ACTION ITEM: Lines to restate from the data below: from the one containing "Starting from /fitiopvukutub/, apply" to the one containing "Rule 3: /n/", both included. Give them again exactly, and only them.

*** Opening of EXERCISE INPUTS ***

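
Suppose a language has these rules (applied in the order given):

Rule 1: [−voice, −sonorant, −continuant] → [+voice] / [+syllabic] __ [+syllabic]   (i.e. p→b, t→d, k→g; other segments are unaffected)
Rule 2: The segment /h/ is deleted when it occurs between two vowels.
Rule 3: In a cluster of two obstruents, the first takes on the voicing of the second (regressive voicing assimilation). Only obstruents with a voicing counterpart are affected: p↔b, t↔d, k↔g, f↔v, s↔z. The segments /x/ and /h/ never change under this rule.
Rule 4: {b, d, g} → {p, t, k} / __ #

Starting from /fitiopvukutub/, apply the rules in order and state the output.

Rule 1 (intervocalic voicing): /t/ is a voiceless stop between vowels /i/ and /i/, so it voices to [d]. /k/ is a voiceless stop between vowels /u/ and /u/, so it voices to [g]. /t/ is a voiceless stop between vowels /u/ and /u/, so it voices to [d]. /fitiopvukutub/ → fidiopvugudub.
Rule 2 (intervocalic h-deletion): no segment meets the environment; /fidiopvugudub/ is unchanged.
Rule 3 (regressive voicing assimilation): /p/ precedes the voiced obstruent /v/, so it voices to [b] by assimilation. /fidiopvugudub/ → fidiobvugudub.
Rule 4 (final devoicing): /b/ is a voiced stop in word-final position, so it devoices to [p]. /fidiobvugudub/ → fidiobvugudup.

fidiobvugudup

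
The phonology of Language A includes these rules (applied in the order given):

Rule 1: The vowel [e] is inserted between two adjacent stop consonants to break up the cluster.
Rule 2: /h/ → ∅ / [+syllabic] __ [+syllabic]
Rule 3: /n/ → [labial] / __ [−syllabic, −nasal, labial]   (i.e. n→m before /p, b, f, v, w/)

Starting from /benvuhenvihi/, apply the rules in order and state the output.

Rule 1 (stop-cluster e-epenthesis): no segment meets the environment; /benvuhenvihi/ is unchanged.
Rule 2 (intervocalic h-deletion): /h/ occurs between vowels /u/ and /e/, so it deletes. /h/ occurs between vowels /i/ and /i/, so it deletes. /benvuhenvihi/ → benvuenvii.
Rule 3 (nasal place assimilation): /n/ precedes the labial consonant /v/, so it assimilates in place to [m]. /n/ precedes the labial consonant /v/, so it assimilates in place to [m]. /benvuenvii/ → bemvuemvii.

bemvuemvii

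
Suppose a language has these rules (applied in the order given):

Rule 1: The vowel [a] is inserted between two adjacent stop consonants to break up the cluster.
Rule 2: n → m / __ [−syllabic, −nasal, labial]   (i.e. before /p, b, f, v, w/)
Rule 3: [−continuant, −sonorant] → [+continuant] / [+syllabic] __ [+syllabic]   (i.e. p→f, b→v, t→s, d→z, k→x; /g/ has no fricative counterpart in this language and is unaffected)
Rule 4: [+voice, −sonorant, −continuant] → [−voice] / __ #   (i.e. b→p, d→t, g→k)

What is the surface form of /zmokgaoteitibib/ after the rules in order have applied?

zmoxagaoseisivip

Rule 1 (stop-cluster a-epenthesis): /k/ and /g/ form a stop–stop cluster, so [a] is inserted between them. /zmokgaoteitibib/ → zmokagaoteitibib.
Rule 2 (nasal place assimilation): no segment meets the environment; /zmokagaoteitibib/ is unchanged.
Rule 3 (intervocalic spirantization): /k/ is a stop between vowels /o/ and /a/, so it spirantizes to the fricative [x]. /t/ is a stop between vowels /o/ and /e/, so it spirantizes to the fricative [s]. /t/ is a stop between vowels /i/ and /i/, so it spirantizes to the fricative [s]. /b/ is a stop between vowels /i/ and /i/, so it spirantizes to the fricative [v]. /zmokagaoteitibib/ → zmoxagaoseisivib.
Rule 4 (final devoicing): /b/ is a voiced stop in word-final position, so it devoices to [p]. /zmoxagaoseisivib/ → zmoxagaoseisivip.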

*** Close of EXERCISE INPUTS ***

EXERCISE RESPONSE:
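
Starting from /fitiopvukutub/, apply the rules in order and state the output.

Rule 1 (intervocalic voicing): /t/ is a voiceless stop between vowels /i/ and /i/, so it voices to [d]. /k/ is a voiceless stop between vowels /u/ and /u/, so it voices to [g]. /t/ is a voiceless stop between vowels /u/ and /u/, so it voices to [d]. /fitiopvukutub/ → fidiopvugudub.
Rule 2 (intervocalic h-deletion): no segment meets the environment; /fidiopvugudub/ is unchanged.
Rule 3 (regressive voicing assimilation): /p/ precedes the voiced obstruent /v/, so it voices to [b] by assimilation. /fidiopvugudub/ → fidiobvugudub.
Rule 4 (final devoicing): /b/ is a voiced stop in word-final position, so it devoices to [p]. /fidiobvugudub/ → fidiobvugudup.

fidiobvugudup

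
The phonology of Language A includes these rules (applied in the order given):

Rule 1: The vowel [e] is inserted between two adjacent stop consonants to break up the cluster.
Rule 2: /h/ → ∅ / [+syllabic] __ [+syllabic]
Rule 3: /n/ → [labial] / __ [−syllabic, −nasal, labial]   (i.e. n→m before /p, b, f, v, w/)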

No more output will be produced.